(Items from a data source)
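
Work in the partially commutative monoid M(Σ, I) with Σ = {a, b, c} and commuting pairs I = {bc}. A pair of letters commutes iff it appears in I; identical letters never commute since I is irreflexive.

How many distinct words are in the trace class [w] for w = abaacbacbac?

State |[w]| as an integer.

4

#0=a has no predecessor
#1=b depends on [0:a]
#2=a depends on [1:b]
#3=a depends on [2:a]
#4=c depends on [3:a]
#5=b depends on [3:a]
#6=a depends on [4:c, 5:b]
#7=c depends on [6:a]
#8=b depends on [6:a]
#9=a depends on [7:c, 8:b]
#10=c depends on [9:a]
sources: [0:a]
N(rest) = Σ N(rest − s) over sources s of rest; N(one piece) = 1:
  size 1 → [10]=1
  size 2 → [9,10]=1
  size 3 → [7,9,10]=1  [8,9,10]=1
  size 4 → [7,8,9,10]=2
  size 5 → [6,7,8,9,10]=2
  size 6 → [4,6,7,8,9,10]=2  [5,6,7,8,9,10]=2
  size 7 → [4,5,6,7,8,9,10]=4
  size 8 → [3,4,5,6,7,8,9,10]=4
  size 9 → [2,3,4,5,6,7,8,9,10]=4
  first=0(a) contributes 4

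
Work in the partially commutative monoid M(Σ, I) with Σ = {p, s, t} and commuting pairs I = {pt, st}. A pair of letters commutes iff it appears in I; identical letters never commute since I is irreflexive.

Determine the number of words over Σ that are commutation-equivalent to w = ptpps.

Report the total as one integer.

#0=p has no predecessor
#1=t has no predecessor
#2=p depends on [0:p]
#3=p depends on [2:p]
#4=s depends on [3:p]
sources: [0:p, 1:t]
N(rest) = Σ N(rest − s) over sources s of rest; N(one piece) = 1:
  size 1 → [1]=1  [4]=1
  size 2 → [1,4]=2  [3,4]=1
  size 3 → [1,3,4]=3  [2,3,4]=1
  first=0(p) contributes 4
  first=1(t) contributes 1
|[w]| = 5

5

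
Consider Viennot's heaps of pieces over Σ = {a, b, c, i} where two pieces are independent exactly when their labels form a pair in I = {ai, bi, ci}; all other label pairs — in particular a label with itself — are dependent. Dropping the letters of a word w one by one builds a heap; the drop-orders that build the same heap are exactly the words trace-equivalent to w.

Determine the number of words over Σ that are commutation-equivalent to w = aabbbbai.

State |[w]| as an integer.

8

piece 0:a — minimal
piece 1:a rests on {0:a}
piece 2:b rests on {1:a}
piece 3:b rests on {2:b}
piece 4:b rests on {3:b}
piece 5:b rests on {4:b}
piece 6:a rests on {5:b}
piece 7:i — minimal
minimal pieces: {0:a, 7:i}
ways to finish when only these pieces remain (= sum over removing one remaining piece with nothing left below it):
  1 left: {6}→1  {7}→1
  2 left: {5,6}→1  {6,7}→2
  3 left: {4,5,6}→1  {5,6,7}→3
  4 left: {3,4,5,6}→1  {4,5,6,7}→4
  5 left: {2,3,4,5,6}→1  {3,4,5,6,7}→5
  6 left: {1,2,3,4,5,6}→1  {2,3,4,5,6,7}→6
  placing 0:a first → 7 extensions
  placing 7:i first → 1 extensions
total linear extensions = 8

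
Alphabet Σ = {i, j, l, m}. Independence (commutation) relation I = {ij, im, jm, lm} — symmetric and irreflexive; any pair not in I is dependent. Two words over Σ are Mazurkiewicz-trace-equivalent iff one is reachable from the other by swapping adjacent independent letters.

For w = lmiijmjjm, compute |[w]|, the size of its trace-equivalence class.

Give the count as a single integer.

840

#0=l has no predecessor
#1=m has no predecessor
#2=i depends on [0:l]
#3=i depends on [2:i]
#4=j depends on [0:l]
#5=m depends on [1:m]
#6=j depends on [4:j]
#7=j depends on [6:j]
#8=m depends on [5:m]
sources: [0:l, 1:m]
N(rest) = Σ N(rest − s) over sources s of rest; N(one piece) = 1:
  size 1 → [3]=1  [7]=1  [8]=1
  size 2 → [2,3]=1  [3,7]=2  [3,8]=2  [5,8]=1  [6,7]=1  [7,8]=2
  size 3 → [1,5,8]=1  [2,3,7]=3  [2,3,8]=3  [3,5,8]=3  [3,6,7]=3  [3,7,8]=6  [4,6,7]=1  [5,7,8]=3  [6,7,8]=3
  size 4 → [1,3,5,8]=4  [1,5,7,8]=4  [2,3,5,8]=6  [2,3,6,7]=6  [2,3,7,8]=12  [3,4,6,7]=4  [3,5,7,8]=12  [3,6,7,8]=12  [4,6,7,8]=4  [5,6,7,8]=6
  size 5 → [1,2,3,5,8]=10  [1,3,5,7,8]=20  [1,5,6,7,8]=10  [2,3,4,6,7]=10  [2,3,5,7,8]=30  [2,3,6,7,8]=30  [3,4,6,7,8]=20  [3,5,6,7,8]=30  [4,5,6,7,8]=10
  size 6 → [0,2,3,4,6,7]=10  [1,2,3,5,7,8]=60  [1,3,5,6,7,8]=60  [1,4,5,6,7,8]=20  [2,3,4,6,7,8]=60  [2,3,5,6,7,8]=90  [3,4,5,6,7,8]=60
  size 7 → [0,2,3,4,6,7,8]=70  [1,2,3,5,6,7,8]=210  [1,3,4,5,6,7,8]=140  [2,3,4,5,6,7,8]=210
  first=0(l) contributes 560
  first=1(m) contributes 280
|[w]| = 840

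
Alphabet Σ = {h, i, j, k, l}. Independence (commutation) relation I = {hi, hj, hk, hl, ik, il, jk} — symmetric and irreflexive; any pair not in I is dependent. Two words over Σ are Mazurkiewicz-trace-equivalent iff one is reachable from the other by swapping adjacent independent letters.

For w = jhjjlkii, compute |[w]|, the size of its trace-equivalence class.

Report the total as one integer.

48

#0=j has no predecessor
#1=h has no predecessor
#2=j depends on [0:j]
#3=j depends on [2:j]
#4=l depends on [3:j]
#5=k depends on [4:l]
#6=i depends on [3:j]
#7=i depends on [6:i]
sources: [0:j, 1:h]
N(rest) = Σ N(rest − s) over sources s of rest; N(one piece) = 1:
  size 1 → [1]=1  [5]=1  [7]=1
  size 2 → [1,5]=2  [1,7]=2  [4,5]=1  [5,7]=2  [6,7]=1
  size 3 → [1,4,5]=3  [1,5,7]=6  [1,6,7]=3  [4,5,7]=3  [5,6,7]=3
  size 4 → [1,4,5,7]=12  [1,5,6,7]=12  [4,5,6,7]=6
  size 5 → [1,4,5,6,7]=30  [3,4,5,6,7]=6
  size 6 → [1,3,4,5,6,7]=36  [2,3,4,5,6,7]=6
  first=0(j) contributes 42
  first=1(h) contributes 6
|[w]| = 48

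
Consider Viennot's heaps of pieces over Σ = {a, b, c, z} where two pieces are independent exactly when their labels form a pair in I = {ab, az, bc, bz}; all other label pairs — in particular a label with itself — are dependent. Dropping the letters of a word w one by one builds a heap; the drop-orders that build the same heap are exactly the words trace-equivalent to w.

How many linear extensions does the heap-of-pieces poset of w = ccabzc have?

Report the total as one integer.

drop 0:c onto floor
drop 1:c onto {0:c}
drop 2:a onto {1:c}
drop 3:b onto floor
drop 4:z onto {1:c}
drop 5:c onto {2:a, 4:z}
ground layer = {0:c, 3:b}
drop-orders for the pieces not yet dropped (sum over which currently-grounded one goes next):
  1 to go: {3} 1  {5} 1
  2 to go: {2,5} 1  {3,5} 2  {4,5} 1
  3 to go: {2,3,5} 3  {2,4,5} 2  {3,4,5} 3
  4 to go: {1,2,4,5} 2  {2,3,4,5} 8
  if 0:c drops first: 10 orders
  if 3:b drops first: 2 orders
heap linearizations: 12

12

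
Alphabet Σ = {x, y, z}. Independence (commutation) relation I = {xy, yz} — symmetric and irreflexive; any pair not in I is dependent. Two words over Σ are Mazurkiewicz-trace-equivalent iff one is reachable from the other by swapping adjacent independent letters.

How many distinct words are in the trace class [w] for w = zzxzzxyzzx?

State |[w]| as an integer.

drop 0:z onto floor
drop 1:z onto {0:z}
drop 2:x onto {1:z}
drop 3:z onto {2:x}
drop 4:z onto {3:z}
drop 5:x onto {4:z}
drop 6:y onto floor
drop 7:z onto {5:x}
drop 8:z onto {7:z}
drop 9:x onto {8:z}
ground layer = {0:z, 6:y}
drop-orders for the pieces not yet dropped (sum over which currently-grounded one goes next):
  1 to go: {6} 1  {9} 1
  2 to go: {6,9} 2  {8,9} 1
  3 to go: {6,8,9} 3  {7,8,9} 1
  4 to go: {5,7,8,9} 1  {6,7,8,9} 4
  5 to go: {4,5,7,8,9} 1  {5,6,7,8,9} 5
  6 to go: {3,4,5,7,8,9} 1  {4,5,6,7,8,9} 6
  7 to go: {2,3,4,5,7,8,9} 1  {3,4,5,6,7,8,9} 7
  8 to go: {1,2,3,4,5,7,8,9} 1  {2,3,4,5,6,7,8,9} 8
  if 0:z drops first: 9 orders
  if 6:y drops first: 1 orders
heap linearizations: 10

10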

EXERCISE REQUIREMENTS:
When the word "many" shows up in a line of the entries, report that line.

ANSWER TO THIS EXERCISE:
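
How many distinct words are in the trace class [w] for w = abaacbacbac?
How many linear extensions does the heap-of-pieces poset of w = ccabzc have?
How many distinct words are in the trace class [w] for w = zzxzzxyzzx?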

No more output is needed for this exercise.